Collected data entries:
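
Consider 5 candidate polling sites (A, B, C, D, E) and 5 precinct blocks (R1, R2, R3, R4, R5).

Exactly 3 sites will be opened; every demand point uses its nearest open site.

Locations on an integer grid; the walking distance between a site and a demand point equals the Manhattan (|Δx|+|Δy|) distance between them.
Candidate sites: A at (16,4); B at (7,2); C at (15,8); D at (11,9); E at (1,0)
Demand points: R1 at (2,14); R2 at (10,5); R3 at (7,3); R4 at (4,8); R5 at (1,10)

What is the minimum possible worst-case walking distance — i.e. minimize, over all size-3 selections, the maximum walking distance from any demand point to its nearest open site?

Open {A, B, D}.
  Farthest demand point is R1 at walking distance 14 (to D); all others are ≤ 14.
With {A, C, D} the worst case is 14.
With {A, D, E} the worst case is 14.
No size-3 selection achieves below 14.

14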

* [Activity]
Of the entries above, tally the lines with "sites" in them. Only the total should be given.

* [Exercise response]
3